▶ [Brief]: Could you print out every entry, character for character?

Saved data entries
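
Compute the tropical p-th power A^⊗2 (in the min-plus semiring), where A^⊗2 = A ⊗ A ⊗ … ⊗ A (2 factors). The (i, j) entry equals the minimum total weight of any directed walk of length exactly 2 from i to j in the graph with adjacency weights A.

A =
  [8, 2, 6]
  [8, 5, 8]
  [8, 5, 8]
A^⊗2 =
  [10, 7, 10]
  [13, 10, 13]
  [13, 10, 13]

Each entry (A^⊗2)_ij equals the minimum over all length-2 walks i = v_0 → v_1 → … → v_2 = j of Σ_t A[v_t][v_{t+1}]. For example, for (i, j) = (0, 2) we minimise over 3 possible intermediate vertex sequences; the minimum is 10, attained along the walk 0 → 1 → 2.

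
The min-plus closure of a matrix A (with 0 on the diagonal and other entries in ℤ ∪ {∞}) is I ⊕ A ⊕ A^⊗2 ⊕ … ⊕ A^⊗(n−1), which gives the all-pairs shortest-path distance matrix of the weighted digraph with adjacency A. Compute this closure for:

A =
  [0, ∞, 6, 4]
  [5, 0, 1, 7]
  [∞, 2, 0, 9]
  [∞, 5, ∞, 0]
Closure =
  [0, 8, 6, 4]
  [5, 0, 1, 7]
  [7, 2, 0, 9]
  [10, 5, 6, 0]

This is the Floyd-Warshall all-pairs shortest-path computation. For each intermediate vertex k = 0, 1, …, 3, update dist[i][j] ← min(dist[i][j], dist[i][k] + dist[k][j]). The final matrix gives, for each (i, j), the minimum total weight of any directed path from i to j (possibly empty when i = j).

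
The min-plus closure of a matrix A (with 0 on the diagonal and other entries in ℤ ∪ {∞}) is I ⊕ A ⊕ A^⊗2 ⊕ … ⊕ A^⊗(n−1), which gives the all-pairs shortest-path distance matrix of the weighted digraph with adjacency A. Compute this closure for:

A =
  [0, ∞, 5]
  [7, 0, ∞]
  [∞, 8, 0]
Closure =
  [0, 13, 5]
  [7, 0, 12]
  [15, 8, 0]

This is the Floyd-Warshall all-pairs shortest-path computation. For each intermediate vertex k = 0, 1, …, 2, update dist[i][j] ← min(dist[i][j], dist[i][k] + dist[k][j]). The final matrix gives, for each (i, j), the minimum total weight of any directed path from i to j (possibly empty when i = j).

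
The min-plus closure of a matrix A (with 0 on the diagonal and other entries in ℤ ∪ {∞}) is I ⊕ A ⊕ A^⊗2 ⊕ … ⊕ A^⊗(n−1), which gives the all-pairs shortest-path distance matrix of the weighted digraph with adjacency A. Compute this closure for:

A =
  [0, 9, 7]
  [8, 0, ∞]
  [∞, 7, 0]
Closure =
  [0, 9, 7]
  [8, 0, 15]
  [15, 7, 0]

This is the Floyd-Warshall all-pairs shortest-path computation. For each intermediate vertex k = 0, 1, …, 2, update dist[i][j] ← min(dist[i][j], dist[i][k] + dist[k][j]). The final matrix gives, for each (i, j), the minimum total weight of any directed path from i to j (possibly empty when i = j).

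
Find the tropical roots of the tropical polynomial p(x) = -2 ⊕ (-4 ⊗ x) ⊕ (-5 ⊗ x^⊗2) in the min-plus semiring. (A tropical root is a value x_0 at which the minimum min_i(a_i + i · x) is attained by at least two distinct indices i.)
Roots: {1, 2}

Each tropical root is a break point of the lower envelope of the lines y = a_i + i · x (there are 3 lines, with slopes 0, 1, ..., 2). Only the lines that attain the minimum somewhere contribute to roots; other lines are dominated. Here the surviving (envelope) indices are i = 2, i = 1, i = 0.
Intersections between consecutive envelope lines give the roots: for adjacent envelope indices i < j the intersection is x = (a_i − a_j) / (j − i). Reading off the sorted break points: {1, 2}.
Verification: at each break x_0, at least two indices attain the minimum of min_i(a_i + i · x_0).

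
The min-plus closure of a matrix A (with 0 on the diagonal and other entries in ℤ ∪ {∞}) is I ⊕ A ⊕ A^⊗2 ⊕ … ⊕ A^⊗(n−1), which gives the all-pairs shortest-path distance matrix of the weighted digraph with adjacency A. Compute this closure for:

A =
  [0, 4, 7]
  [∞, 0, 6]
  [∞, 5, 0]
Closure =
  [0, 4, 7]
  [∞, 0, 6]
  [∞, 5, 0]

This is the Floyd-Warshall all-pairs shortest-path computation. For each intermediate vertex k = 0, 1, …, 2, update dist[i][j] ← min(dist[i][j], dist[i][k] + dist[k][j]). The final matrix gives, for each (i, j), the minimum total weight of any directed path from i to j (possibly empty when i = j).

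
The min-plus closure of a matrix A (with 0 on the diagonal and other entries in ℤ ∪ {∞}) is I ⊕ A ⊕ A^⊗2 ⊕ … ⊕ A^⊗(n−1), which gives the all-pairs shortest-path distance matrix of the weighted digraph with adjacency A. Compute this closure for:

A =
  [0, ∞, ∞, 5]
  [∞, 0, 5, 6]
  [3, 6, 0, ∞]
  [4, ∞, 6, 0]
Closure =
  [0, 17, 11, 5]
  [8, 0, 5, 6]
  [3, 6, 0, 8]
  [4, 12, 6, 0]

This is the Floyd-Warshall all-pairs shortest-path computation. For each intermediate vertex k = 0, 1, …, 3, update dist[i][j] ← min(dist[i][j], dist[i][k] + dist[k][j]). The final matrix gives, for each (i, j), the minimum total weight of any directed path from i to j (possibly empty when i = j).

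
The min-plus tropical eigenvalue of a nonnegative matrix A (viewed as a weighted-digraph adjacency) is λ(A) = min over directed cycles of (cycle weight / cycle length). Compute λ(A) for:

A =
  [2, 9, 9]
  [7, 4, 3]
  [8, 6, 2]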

▶ [Output for this exercise]:
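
Compute the tropical p-th power A^⊗2 (in the min-plus semiring), where A^⊗2 = A ⊗ A ⊗ … ⊗ A (2 factors). The (i, j) entry equals the minimum total weight of any directed walk of length exactly 2 from i to j in the graph with adjacency weights A.

A =
  [8, 2, 6]
  [8, 5, 8]
  [8, 5, 8]
A^⊗2 =
  [10, 7, 10]
  [13, 10, 13]
  [13, 10, 13]

Each entry (A^⊗2)_ij equals the minimum over all length-2 walks i = v_0 → v_1 → … → v_2 = j of Σ_t A[v_t][v_{t+1}]. For example, for (i, j) = (0, 2) we minimise over 3 possible intermediate vertex sequences; the minimum is 10, attained along the walk 0 → 1 → 2.

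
The min-plus closure of a matrix A (with 0 on the diagonal and other entries in ℤ ∪ {∞}) is I ⊕ A ⊕ A^⊗2 ⊕ … ⊕ A^⊗(n−1), which gives the all-pairs shortest-path distance matrix of the weighted digraph with adjacency A. Compute this closure for:

A =
  [0, ∞, 6, 4]
  [5, 0, 1, 7]
  [∞, 2, 0, 9]
  [∞, 5, ∞, 0]
Closure =
  [0, 8, 6, 4]
  [5, 0, 1, 7]
  [7, 2, 0, 9]
  [10, 5, 6, 0]

This is the Floyd-Warshall all-pairs shortest-path computation. For each intermediate vertex k = 0, 1, …, 3, update dist[i][j] ← min(dist[i][j], dist[i][k] + dist[k][j]). The final matrix gives, for each (i, j), the minimum total weight of any directed path from i to j (possibly empty when i = j).

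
The min-plus closure of a matrix A (with 0 on the diagonal and other entries in ℤ ∪ {∞}) is I ⊕ A ⊕ A^⊗2 ⊕ … ⊕ A^⊗(n−1), which gives the all-pairs shortest-path distance matrix of the weighted digraph with adjacency A. Compute this closure for:

A =
  [0, ∞, 5]
  [7, 0, ∞]
  [∞, 8, 0]
Closure =
  [0, 13, 5]
  [7, 0, 12]
  [15, 8, 0]

This is the Floyd-Warshall all-pairs shortest-path computation. For each intermediate vertex k = 0, 1, …, 2, update dist[i][j] ← min(dist[i][j], dist[i][k] + dist[k][j]). The final matrix gives, for each (i, j), the minimum total weight of any directed path from i to j (possibly empty when i = j).

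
The min-plus closure of a matrix A (with 0 on the diagonal and other entries in ℤ ∪ {∞}) is I ⊕ A ⊕ A^⊗2 ⊕ … ⊕ A^⊗(n−1), which gives the all-pairs shortest-path distance matrix of the weighted digraph with adjacency A. Compute this closure for:

A =
  [0, 9, 7]
  [8, 0, ∞]
  [∞, 7, 0]
Closure =
  [0, 9, 7]
  [8, 0, 15]
  [15, 7, 0]

This is the Floyd-Warshall all-pairs shortest-path computation. For each intermediate vertex k = 0, 1, …, 2, update dist[i][j] ← min(dist[i][j], dist[i][k] + dist[k][j]). The final matrix gives, for each (i, j), the minimum total weight of any directed path from i to j (possibly empty when i = j).

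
Find the tropical roots of the tropical polynomial p(x) = -2 ⊕ (-4 ⊗ x) ⊕ (-5 ⊗ x^⊗2) in the min-plus semiring. (A tropical root is a value x_0 at which the minimum min_i(a_i + i · x) is attained by at least two distinct indices i.)
Roots: {1, 2}

Each tropical root is a break point of the lower envelope of the lines y = a_i + i · x (there are 3 lines, with slopes 0, 1, ..., 2). Only the lines that attain the minimum somewhere contribute to roots; other lines are dominated. Here the surviving (envelope) indices are i = 2, i = 1, i = 0.
Intersections between consecutive envelope lines give the roots: for adjacent envelope indices i < j the intersection is x = (a_i − a_j) / (j − i). Reading off the sorted break points: {1, 2}.
Verification: at each break x_0, at least two indices attain the minimum of min_i(a_i + i · x_0).

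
The min-plus closure of a matrix A (with 0 on the diagonal and other entries in ℤ ∪ {∞}) is I ⊕ A ⊕ A^⊗2 ⊕ … ⊕ A^⊗(n−1), which gives the all-pairs shortest-path distance matrix of the weighted digraph with adjacency A. Compute this closure for:

A =
  [0, 4, 7]
  [∞, 0, 6]
  [∞, 5, 0]
Closure =
  [0, 4, 7]
  [∞, 0, 6]
  [∞, 5, 0]

This is the Floyd-Warshall all-pairs shortest-path computation. For each intermediate vertex k = 0, 1, …, 2, update dist[i][j] ← min(dist[i][j], dist[i][k] + dist[k][j]). The final matrix gives, for each (i, j), the minimum total weight of any directed path from i to j (possibly empty when i = j).

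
The min-plus closure of a matrix A (with 0 on the diagonal and other entries in ℤ ∪ {∞}) is I ⊕ A ⊕ A^⊗2 ⊕ … ⊕ A^⊗(n−1), which gives the all-pairs shortest-path distance matrix of the weighted digraph with adjacency A. Compute this closure for:

A =
  [0, ∞, ∞, 5]
  [∞, 0, 5, 6]
  [3, 6, 0, ∞]
  [4, ∞, 6, 0]
Closure =
  [0, 17, 11, 5]
  [8, 0, 5, 6]
  [3, 6, 0, 8]
  [4, 12, 6, 0]

This is the Floyd-Warshall all-pairs shortest-path computation. For each intermediate vertex k = 0, 1, …, 3, update dist[i][j] ← min(dist[i][j], dist[i][k] + dist[k][j]). The final matrix gives, for each (i, j), the minimum total weight of any directed path from i to j (possibly empty when i = j).

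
The min-plus tropical eigenvalue of a nonnegative matrix A (viewed as a weighted-digraph adjacency) is λ(A) = min over directed cycles of (cycle weight / cycle length). Compute λ(A) for:

A =
  [2, 9, 9]
  [7, 4, 3]
  [8, 6, 2]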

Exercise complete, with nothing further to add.